━━━━━ Data for this task ━━━━━

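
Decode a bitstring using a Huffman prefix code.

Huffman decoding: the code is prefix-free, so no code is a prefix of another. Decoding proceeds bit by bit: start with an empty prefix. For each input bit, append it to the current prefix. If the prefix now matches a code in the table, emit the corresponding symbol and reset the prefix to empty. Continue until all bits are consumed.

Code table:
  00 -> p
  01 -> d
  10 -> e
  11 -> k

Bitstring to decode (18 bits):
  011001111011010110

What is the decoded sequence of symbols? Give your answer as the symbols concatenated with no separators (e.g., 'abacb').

Bit 0: prefix='0' (no match yet)
Bit 1: prefix='01' -> emit 'd', reset
Bit 2: prefix='1' (no match yet)
Bit 3: prefix='10' -> emit 'e', reset
Bit 4: prefix='0' (no match yet)
Bit 5: prefix='01' -> emit 'd', reset
Bit 6: prefix='1' (no match yet)
Bit 7: prefix='11' -> emit 'k', reset
Bit 8: prefix='1' (no match yet)
Bit 9: prefix='10' -> emit 'e', reset
Bit 10: prefix='1' (no match yet)
Bit 11: prefix='11' -> emit 'k', reset
Bit 12: prefix='0' (no match yet)
Bit 13: prefix='01' -> emit 'd', reset
Bit 14: prefix='0' (no match yet)
Bit 15: prefix='01' -> emit 'd', reset
Bit 16: prefix='1' (no match yet)
Bit 17: prefix='10' -> emit 'e', reset

Answer: dedkekdde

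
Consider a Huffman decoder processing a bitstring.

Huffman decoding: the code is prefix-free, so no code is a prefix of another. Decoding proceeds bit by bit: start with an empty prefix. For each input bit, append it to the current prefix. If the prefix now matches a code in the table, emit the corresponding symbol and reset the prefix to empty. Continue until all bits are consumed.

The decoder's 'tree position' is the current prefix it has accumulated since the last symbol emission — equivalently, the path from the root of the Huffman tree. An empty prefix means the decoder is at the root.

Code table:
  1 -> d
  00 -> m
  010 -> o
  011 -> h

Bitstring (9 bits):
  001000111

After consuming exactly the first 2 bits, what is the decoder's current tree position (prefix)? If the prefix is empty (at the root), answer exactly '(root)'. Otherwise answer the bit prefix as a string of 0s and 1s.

Answer: (root)

Derivation:
Bit 0: prefix='0' (no match yet)
Bit 1: prefix='00' -> emit 'm', reset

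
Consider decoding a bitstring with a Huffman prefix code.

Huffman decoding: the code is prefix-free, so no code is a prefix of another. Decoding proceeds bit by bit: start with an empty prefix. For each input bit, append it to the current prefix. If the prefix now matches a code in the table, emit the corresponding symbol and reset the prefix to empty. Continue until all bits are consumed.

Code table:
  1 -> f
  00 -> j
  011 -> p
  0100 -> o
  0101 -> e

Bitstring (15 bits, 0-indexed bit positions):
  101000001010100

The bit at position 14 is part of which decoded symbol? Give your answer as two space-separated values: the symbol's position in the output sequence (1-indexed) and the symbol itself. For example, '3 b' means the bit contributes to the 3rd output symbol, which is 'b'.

Answer: 5 o

Derivation:
Bit 0: prefix='1' -> emit 'f', reset
Bit 1: prefix='0' (no match yet)
Bit 2: prefix='01' (no match yet)
Bit 3: prefix='010' (no match yet)
Bit 4: prefix='0100' -> emit 'o', reset
Bit 5: prefix='0' (no match yet)
Bit 6: prefix='00' -> emit 'j', reset
Bit 7: prefix='0' (no match yet)
Bit 8: prefix='01' (no match yet)
Bit 9: prefix='010' (no match yet)
Bit 10: prefix='0101' -> emit 'e', reset
Bit 11: prefix='0' (no match yet)
Bit 12: prefix='01' (no match yet)
Bit 13: prefix='010' (no match yet)
Bit 14: prefix='0100' -> emit 'o', reset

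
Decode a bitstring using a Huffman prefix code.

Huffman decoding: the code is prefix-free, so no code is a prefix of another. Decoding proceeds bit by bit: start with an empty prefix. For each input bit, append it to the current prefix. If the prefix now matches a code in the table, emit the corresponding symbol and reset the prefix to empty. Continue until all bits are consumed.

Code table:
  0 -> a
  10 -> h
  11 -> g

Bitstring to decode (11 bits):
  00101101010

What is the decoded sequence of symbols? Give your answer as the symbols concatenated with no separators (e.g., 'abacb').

Bit 0: prefix='0' -> emit 'a', reset
Bit 1: prefix='0' -> emit 'a', reset
Bit 2: prefix='1' (no match yet)
Bit 3: prefix='10' -> emit 'h', reset
Bit 4: prefix='1' (no match yet)
Bit 5: prefix='11' -> emit 'g', reset
Bit 6: prefix='0' -> emit 'a', reset
Bit 7: prefix='1' (no match yet)
Bit 8: prefix='10' -> emit 'h', reset
Bit 9: prefix='1' (no match yet)
Bit 10: prefix='10' -> emit 'h', reset

Answer: aahgahh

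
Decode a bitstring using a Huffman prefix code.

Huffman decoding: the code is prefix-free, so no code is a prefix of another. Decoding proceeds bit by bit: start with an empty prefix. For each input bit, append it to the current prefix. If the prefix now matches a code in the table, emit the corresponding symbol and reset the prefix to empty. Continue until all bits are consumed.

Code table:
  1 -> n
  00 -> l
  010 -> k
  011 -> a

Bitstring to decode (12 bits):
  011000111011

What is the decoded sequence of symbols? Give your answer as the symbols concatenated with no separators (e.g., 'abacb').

Bit 0: prefix='0' (no match yet)
Bit 1: prefix='01' (no match yet)
Bit 2: prefix='011' -> emit 'a', reset
Bit 3: prefix='0' (no match yet)
Bit 4: prefix='00' -> emit 'l', reset
Bit 5: prefix='0' (no match yet)
Bit 6: prefix='01' (no match yet)
Bit 7: prefix='011' -> emit 'a', reset
Bit 8: prefix='1' -> emit 'n', reset
Bit 9: prefix='0' (no match yet)
Bit 10: prefix='01' (no match yet)
Bit 11: prefix='011' -> emit 'a', reset

Answer: alana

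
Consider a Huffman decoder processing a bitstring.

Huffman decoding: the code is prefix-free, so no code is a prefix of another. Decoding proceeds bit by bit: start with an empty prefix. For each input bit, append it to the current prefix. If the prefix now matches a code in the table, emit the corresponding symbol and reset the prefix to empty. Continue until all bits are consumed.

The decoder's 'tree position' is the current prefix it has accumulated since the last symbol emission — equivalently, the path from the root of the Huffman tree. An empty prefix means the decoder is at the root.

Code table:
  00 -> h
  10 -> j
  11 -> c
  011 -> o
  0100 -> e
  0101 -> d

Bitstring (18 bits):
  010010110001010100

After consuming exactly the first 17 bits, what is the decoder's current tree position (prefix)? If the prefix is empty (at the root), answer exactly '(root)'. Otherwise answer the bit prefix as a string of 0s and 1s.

Answer: 010

Derivation:
Bit 0: prefix='0' (no match yet)
Bit 1: prefix='01' (no match yet)
Bit 2: prefix='010' (no match yet)
Bit 3: prefix='0100' -> emit 'e', reset
Bit 4: prefix='1' (no match yet)
Bit 5: prefix='10' -> emit 'j', reset
Bit 6: prefix='1' (no match yet)
Bit 7: prefix='11' -> emit 'c', reset
Bit 8: prefix='0' (no match yet)
Bit 9: prefix='00' -> emit 'h', reset
Bit 10: prefix='0' (no match yet)
Bit 11: prefix='01' (no match yet)
Bit 12: prefix='010' (no match yet)
Bit 13: prefix='0101' -> emit 'd', reset
Bit 14: prefix='0' (no match yet)
Bit 15: prefix='01' (no match yet)
Bit 16: prefix='010' (no match yet)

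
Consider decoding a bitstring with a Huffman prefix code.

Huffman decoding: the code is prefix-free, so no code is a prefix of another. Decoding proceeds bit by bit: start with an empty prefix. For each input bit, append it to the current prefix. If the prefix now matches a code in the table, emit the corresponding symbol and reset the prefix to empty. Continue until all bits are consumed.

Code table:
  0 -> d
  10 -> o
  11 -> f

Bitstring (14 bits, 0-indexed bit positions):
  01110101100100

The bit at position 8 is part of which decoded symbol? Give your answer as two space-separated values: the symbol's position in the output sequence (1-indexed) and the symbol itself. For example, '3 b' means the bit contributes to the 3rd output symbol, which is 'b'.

Answer: 5 f

Derivation:
Bit 0: prefix='0' -> emit 'd', reset
Bit 1: prefix='1' (no match yet)
Bit 2: prefix='11' -> emit 'f', reset
Bit 3: prefix='1' (no match yet)
Bit 4: prefix='10' -> emit 'o', reset
Bit 5: prefix='1' (no match yet)
Bit 6: prefix='10' -> emit 'o', reset
Bit 7: prefix='1' (no match yet)
Bit 8: prefix='11' -> emit 'f', reset
Bit 9: prefix='0' -> emit 'd', reset
Bit 10: prefix='0' -> emit 'd', reset
Bit 11: prefix='1' (no match yet)
Bit 12: prefix='10' -> emit 'o', reset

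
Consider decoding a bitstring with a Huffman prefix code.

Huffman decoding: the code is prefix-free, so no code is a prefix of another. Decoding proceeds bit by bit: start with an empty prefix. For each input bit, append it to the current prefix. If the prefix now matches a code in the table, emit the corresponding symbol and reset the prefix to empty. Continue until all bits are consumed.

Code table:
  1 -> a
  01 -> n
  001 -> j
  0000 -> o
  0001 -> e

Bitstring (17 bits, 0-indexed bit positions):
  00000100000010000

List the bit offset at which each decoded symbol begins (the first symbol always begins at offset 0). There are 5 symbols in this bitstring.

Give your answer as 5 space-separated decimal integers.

Bit 0: prefix='0' (no match yet)
Bit 1: prefix='00' (no match yet)
Bit 2: prefix='000' (no match yet)
Bit 3: prefix='0000' -> emit 'o', reset
Bit 4: prefix='0' (no match yet)
Bit 5: prefix='01' -> emit 'n', reset
Bit 6: prefix='0' (no match yet)
Bit 7: prefix='00' (no match yet)
Bit 8: prefix='000' (no match yet)
Bit 9: prefix='0000' -> emit 'o', reset
Bit 10: prefix='0' (no match yet)
Bit 11: prefix='00' (no match yet)
Bit 12: prefix='001' -> emit 'j', reset
Bit 13: prefix='0' (no match yet)
Bit 14: prefix='00' (no match yet)
Bit 15: prefix='000' (no match yet)
Bit 16: prefix='0000' -> emit 'o', reset

Answer: 0 4 6 10 13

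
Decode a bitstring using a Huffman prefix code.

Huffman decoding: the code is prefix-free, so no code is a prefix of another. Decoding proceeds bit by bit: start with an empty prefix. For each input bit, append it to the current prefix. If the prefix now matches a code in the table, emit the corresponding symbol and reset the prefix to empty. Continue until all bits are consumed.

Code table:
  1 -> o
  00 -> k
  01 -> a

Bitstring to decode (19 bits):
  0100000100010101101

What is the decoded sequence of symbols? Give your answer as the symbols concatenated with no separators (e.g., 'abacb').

Answer: akkakaaaoa

Derivation:
Bit 0: prefix='0' (no match yet)
Bit 1: prefix='01' -> emit 'a', reset
Bit 2: prefix='0' (no match yet)
Bit 3: prefix='00' -> emit 'k', reset
Bit 4: prefix='0' (no match yet)
Bit 5: prefix='00' -> emit 'k', reset
Bit 6: prefix='0' (no match yet)
Bit 7: prefix='01' -> emit 'a', reset
Bit 8: prefix='0' (no match yet)
Bit 9: prefix='00' -> emit 'k', reset
Bit 10: prefix='0' (no match yet)
Bit 11: prefix='01' -> emit 'a', reset
Bit 12: prefix='0' (no match yet)
Bit 13: prefix='01' -> emit 'a', reset
Bit 14: prefix='0' (no match yet)
Bit 15: prefix='01' -> emit 'a', reset
Bit 16: prefix='1' -> emit 'o', reset
Bit 17: prefix='0' (no match yet)
Bit 18: prefix='01' -> emit 'a', reset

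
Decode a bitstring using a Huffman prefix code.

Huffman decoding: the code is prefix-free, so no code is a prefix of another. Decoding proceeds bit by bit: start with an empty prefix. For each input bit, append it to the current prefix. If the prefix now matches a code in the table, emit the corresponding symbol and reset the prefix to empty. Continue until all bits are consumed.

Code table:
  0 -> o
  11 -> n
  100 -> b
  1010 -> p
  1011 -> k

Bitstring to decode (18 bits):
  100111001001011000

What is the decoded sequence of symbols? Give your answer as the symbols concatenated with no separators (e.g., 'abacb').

Answer: bnbbkooo

Derivation:
Bit 0: prefix='1' (no match yet)
Bit 1: prefix='10' (no match yet)
Bit 2: prefix='100' -> emit 'b', reset
Bit 3: prefix='1' (no match yet)
Bit 4: prefix='11' -> emit 'n', reset
Bit 5: prefix='1' (no match yet)
Bit 6: prefix='10' (no match yet)
Bit 7: prefix='100' -> emit 'b', reset
Bit 8: prefix='1' (no match yet)
Bit 9: prefix='10' (no match yet)
Bit 10: prefix='100' -> emit 'b', reset
Bit 11: prefix='1' (no match yet)
Bit 12: prefix='10' (no match yet)
Bit 13: prefix='101' (no match yet)
Bit 14: prefix='1011' -> emit 'k', reset
Bit 15: prefix='0' -> emit 'o', reset
Bit 16: prefix='0' -> emit 'o', reset
Bit 17: prefix='0' -> emit 'o', reset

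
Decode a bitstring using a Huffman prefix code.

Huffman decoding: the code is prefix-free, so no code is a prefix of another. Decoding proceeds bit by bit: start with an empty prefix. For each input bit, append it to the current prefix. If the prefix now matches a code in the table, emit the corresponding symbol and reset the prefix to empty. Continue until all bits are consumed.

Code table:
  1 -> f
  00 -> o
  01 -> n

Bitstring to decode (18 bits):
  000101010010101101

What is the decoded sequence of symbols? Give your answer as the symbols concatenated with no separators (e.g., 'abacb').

Answer: onnnofnnfn

Derivation:
Bit 0: prefix='0' (no match yet)
Bit 1: prefix='00' -> emit 'o', reset
Bit 2: prefix='0' (no match yet)
Bit 3: prefix='01' -> emit 'n', reset
Bit 4: prefix='0' (no match yet)
Bit 5: prefix='01' -> emit 'n', reset
Bit 6: prefix='0' (no match yet)
Bit 7: prefix='01' -> emit 'n', reset
Bit 8: prefix='0' (no match yet)
Bit 9: prefix='00' -> emit 'o', reset
Bit 10: prefix='1' -> emit 'f', reset
Bit 11: prefix='0' (no match yet)
Bit 12: prefix='01' -> emit 'n', reset
Bit 13: prefix='0' (no match yet)
Bit 14: prefix='01' -> emit 'n', reset
Bit 15: prefix='1' -> emit 'f', reset
Bit 16: prefix='0' (no match yet)
Bit 17: prefix='01' -> emit 'n', reset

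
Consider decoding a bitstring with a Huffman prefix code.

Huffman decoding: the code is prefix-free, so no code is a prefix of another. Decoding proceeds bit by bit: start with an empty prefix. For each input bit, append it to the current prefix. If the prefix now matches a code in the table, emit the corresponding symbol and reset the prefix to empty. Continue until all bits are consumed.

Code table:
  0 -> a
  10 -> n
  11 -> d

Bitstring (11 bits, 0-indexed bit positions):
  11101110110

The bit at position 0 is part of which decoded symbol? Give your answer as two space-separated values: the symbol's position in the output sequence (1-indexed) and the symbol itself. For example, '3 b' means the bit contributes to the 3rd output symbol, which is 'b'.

Bit 0: prefix='1' (no match yet)
Bit 1: prefix='11' -> emit 'd', reset
Bit 2: prefix='1' (no match yet)
Bit 3: prefix='10' -> emit 'n', reset
Bit 4: prefix='1' (no match yet)

Answer: 1 d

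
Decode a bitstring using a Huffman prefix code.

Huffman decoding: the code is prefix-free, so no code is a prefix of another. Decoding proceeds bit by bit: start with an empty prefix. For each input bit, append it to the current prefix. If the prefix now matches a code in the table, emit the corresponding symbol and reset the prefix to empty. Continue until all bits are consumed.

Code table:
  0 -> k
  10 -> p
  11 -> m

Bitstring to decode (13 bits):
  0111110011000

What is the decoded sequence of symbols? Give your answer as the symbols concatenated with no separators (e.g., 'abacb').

Answer: kmmpkmkkk

Derivation:
Bit 0: prefix='0' -> emit 'k', reset
Bit 1: prefix='1' (no match yet)
Bit 2: prefix='11' -> emit 'm', reset
Bit 3: prefix='1' (no match yet)
Bit 4: prefix='11' -> emit 'm', reset
Bit 5: prefix='1' (no match yet)
Bit 6: prefix='10' -> emit 'p', reset
Bit 7: prefix='0' -> emit 'k', reset
Bit 8: prefix='1' (no match yet)
Bit 9: prefix='11' -> emit 'm', reset
Bit 10: prefix='0' -> emit 'k', reset
Bit 11: prefix='0' -> emit 'k', reset
Bit 12: prefix='0' -> emit 'k', reset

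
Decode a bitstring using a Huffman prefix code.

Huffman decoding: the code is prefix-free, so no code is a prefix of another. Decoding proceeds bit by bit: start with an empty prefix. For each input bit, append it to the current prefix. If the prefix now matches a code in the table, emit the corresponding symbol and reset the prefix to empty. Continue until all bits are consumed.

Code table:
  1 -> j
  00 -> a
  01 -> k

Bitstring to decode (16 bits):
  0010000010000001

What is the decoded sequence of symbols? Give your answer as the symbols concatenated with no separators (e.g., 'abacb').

Bit 0: prefix='0' (no match yet)
Bit 1: prefix='00' -> emit 'a', reset
Bit 2: prefix='1' -> emit 'j', reset
Bit 3: prefix='0' (no match yet)
Bit 4: prefix='00' -> emit 'a', reset
Bit 5: prefix='0' (no match yet)
Bit 6: prefix='00' -> emit 'a', reset
Bit 7: prefix='0' (no match yet)
Bit 8: prefix='01' -> emit 'k', reset
Bit 9: prefix='0' (no match yet)
Bit 10: prefix='00' -> emit 'a', reset
Bit 11: prefix='0' (no match yet)
Bit 12: prefix='00' -> emit 'a', reset
Bit 13: prefix='0' (no match yet)
Bit 14: prefix='00' -> emit 'a', reset
Bit 15: prefix='1' -> emit 'j', reset

Answer: ajaakaaaj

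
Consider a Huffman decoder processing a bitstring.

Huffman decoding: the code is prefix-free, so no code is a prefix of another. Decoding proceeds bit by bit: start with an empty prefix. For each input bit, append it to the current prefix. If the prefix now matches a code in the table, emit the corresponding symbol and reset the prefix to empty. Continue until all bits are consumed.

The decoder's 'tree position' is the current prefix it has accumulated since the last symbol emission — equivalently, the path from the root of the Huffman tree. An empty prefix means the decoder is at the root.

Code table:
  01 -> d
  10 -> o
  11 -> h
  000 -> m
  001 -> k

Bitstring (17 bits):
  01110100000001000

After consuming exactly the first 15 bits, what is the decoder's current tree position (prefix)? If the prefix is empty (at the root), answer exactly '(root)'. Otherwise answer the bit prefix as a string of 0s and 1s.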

━━━━━

Work item — Which lines above contain the word "positions"? Copy all of them.

Exercise result —
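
Bitstring (15 bits, 0-indexed bit positions):
Bitstring (14 bits, 0-indexed bit positions):
Bitstring (17 bits, 0-indexed bit positions):
Bitstring (11 bits, 0-indexed bit positions):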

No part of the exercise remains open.